┌─ Input data

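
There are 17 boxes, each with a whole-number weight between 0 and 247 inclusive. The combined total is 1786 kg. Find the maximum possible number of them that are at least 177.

10

With k values at 177 or above and the rest at least 0, the sum is at least 0 + 177k.
Since the sum is 1786, we need 177k ≤ 1786, i.e. k ≤ 10.
k = 10 is achieved by 10 values at 177 and 7 at 0, total 1770; add 16 to one value (staying below 177) to reach 1786.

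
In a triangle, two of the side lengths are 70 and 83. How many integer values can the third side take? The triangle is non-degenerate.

139

The triangle inequality gives |70 − 83| < c < 70 + 83, i.e. 13 < c < 153.
So c can be any integer from 14 to 152: 139 values.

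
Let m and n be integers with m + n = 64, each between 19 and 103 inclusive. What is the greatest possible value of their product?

With m + n fixed, mn peaks when the two are closest together.
Taking m = 32 and n = 32 (both in [19, 103]) gives mn = 1024.

1024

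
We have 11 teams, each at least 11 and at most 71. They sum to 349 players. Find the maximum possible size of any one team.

71

Maximizing one value means minimizing the remaining 10.
The other 10 contribute at least 10 × 11 = 110, leaving at most 349 − 110 = 239.
But each team is capped at 71, so the maximum is 71.
Achievable: one at 71 and the other 10 totalling 278, which fits since 10 × 11 ≤ 278 ≤ 10 × 71.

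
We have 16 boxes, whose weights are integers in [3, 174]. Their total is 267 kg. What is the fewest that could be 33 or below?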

└─

**Problem to solve**: Exactly as given, restate all the lines above.

**Final answer**:
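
There are 17 boxes, each with a whole-number weight between 0 and 247 inclusive. The combined total is 1786 kg. Find the maximum possible number of them that are at least 177.

10

With k values at 177 or above and the rest at least 0, the sum is at least 0 + 177k.
Since the sum is 1786, we need 177k ≤ 1786, i.e. k ≤ 10.
k = 10 is achieved by 10 values at 177 and 7 at 0, total 1770; add 16 to one value (staying below 177) to reach 1786.

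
In a triangle, two of the side lengths are 70 and 83. How many integer values can the third side take? The triangle is non-degenerate.

139

The triangle inequality gives |70 − 83| < c < 70 + 83, i.e. 13 < c < 153.
So c can be any integer from 14 to 152: 139 values.

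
Let m and n be integers with m + n = 64, each between 19 and 103 inclusive. What is the greatest possible value of their product?

With m + n fixed, mn peaks when the two are closest together.
Taking m = 32 and n = 32 (both in [19, 103]) gives mn = 1024.

1024

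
We have 11 teams, each at least 11 and at most 71. They sum to 349 players. Find the maximum possible size of any one team.

71

Maximizing one value means minimizing the remaining 10.
The other 10 contribute at least 10 × 11 = 110, leaving at most 349 − 110 = 239.
But each team is capped at 71, so the maximum is 71.
Achievable: one at 71 and the other 10 totalling 278, which fits since 10 × 11 ≤ 278 ≤ 10 × 71.

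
We have 16 boxes, whose weights are integers in [3, 174]. Their total is 267 kg. What is the fewest that could be 33 or below?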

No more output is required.